### What you should do
What is the number of lines below that contain the word "Consider"? Respond with that number alone.

++++ Records ++++

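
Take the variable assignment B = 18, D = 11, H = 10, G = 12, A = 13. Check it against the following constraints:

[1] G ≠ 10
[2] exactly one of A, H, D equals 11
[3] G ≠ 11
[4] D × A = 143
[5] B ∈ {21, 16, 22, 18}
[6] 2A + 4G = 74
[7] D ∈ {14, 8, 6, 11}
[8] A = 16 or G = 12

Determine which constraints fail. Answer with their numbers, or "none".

[1] G = 12, and 12 ≠ 10  holds
[2] A=13, H=10, D=11; 1 of them equals 11  holds
[3] G = 12, and 12 ≠ 11  holds
[4] D × A = 11 × 13 = 143  holds
[5] B = 18 is in {21, 16, 22, 18}  holds
[6] 2A + 4G = 2(13) + 4(12) = 74  holds
[7] D = 11 is in {14, 8, 6, 11}  holds
[8] A = 13 ≠ 16, but G = 12 = 12 (second disjunct)  holds

The assignment satisfies every constraint.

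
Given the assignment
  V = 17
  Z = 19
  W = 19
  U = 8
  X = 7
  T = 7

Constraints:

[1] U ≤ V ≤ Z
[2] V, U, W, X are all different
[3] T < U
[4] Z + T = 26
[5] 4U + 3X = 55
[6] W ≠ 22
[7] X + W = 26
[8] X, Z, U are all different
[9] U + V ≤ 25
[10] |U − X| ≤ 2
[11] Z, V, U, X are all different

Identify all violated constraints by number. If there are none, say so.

No — constraint 5 is not satisfied.

[1] values 8 ≤ 17 ≤ 19 — OK.
[2] values 17, 8, 19, 7 are pairwise distinct — OK.
[3] T = 7, U = 8; 7 < 8 — OK.
[4] Z + T = 19 + 7 = 26 — OK.
[5] 4U + 3X = 4(8) + 3(7) = 53, not 55 — violated.
[6] W = 19, and 19 ≠ 22 — OK.
[7] X + W = 7 + 19 = 26 — OK.
[8] values 7, 19, 8 are pairwise distinct — OK.
[9] U + V = 8 + 17 = 25; 25 ≤ 25 — OK.
[10] |8 − 7| = 1; 1 ≤ 2 — OK.
[11] values 19, 17, 8, 7 are pairwise distinct — OK.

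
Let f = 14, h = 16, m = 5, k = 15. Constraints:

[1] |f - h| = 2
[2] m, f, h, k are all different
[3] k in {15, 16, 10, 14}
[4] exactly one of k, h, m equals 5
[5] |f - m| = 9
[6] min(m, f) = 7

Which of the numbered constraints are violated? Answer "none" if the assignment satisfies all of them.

The assignment fails constraint 6.

[1] |14 - 16| = 2 — holds.
[2] values 5, 14, 16, 15 are pairwise distinct — holds.
[3] k = 15 is in {15, 16, 10, 14} — holds.
[4] k=15, h=16, m=5; 1 of them equals 5 — holds.
[5] |14 - 5| = 9 — holds.
[6] min(5, 14) = 5, not 7 — fails.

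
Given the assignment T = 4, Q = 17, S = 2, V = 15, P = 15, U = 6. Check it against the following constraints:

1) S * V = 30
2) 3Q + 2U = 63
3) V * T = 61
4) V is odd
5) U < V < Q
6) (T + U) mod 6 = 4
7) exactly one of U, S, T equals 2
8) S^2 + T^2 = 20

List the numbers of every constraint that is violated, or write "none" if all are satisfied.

The assignment fails constraint 3.

1) S * V = 2 * 15 = 30  ✔
2) 3Q + 2U = 3(17) + 2(6) = 63  ✔
3) V * T = 15 * 4 = 60, not 61  ✘
4) V = 15 is odd  ✔
5) values 6 < 15 < 17  ✔
6) T + U = 10; 10 mod 6 = 4  ✔
7) U=6, S=2, T=4; 1 of them equals 2  ✔
8) S^2 + T^2 = 2^2 + 4^2 = 4 + 16 = 20  ✔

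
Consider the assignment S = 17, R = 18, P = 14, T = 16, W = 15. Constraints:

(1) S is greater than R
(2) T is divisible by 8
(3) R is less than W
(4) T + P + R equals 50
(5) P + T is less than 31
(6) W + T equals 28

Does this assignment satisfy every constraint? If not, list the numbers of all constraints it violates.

Constraints 1, 3, 4, 6 are violated.

(1) S = 17, R = 18; 17 ≤ 18 (want >) — fails.
(2) 16 / 8 = 2, so 8 divides 16 — holds.
(3) R = 18, W = 15; 18 ≥ 15 (want <) — fails.
(4) T + P + R = 16 + 14 + 18 = 48, not 50 — fails.
(5) P + T = 14 + 16 = 30; 30 < 31 — holds.
(6) W + T = 15 + 16 = 31, not 28 — fails.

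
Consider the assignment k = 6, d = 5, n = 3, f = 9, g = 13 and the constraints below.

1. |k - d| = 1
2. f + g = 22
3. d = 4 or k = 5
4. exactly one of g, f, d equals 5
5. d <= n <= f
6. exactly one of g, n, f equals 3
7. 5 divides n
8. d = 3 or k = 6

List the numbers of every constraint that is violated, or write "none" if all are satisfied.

1. |6 - 5| = 1  ✓
2. f + g = 9 + 13 = 22  ✓
3. d = 5 ≠ 4 and k = 6 ≠ 5; both disjuncts false  ✗
4. g=13, f=9, d=5; 1 of them equals 5  ✓
5. values 5, 3, 9; d = 5 is not <= n = 3  ✗
6. g=13, n=3, f=9; 1 of them equals 3  ✓
7. 3 = 5*0 + 3, so 5 does not divide 3  ✗
8. d = 5 ≠ 3, but k = 6 = 6 (second disjunct)  ✓

Constraints 3, 5, 7 do not hold.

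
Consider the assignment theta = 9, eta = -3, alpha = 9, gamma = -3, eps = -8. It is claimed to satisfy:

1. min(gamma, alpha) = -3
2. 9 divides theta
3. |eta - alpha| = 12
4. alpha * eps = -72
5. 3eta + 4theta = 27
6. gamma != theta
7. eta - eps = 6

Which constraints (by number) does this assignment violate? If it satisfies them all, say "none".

The assignment fails constraint 7.

1. min(-3, 9) = -3 — holds.
2. 9 / 9 = 1, so 9 divides 9 — holds.
3. |-3 - 9| = 12 — holds.
4. alpha * eps = 9 * (-8) = -72 — holds.
5. 3eta + 4theta = 3(-3) + 4(9) = 27 — holds.
6. gamma = -3, theta = 9; distinct — holds.
7. eta - eps = -3 - (-8) = 5, not 6 — does not hold.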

++++

### Response
3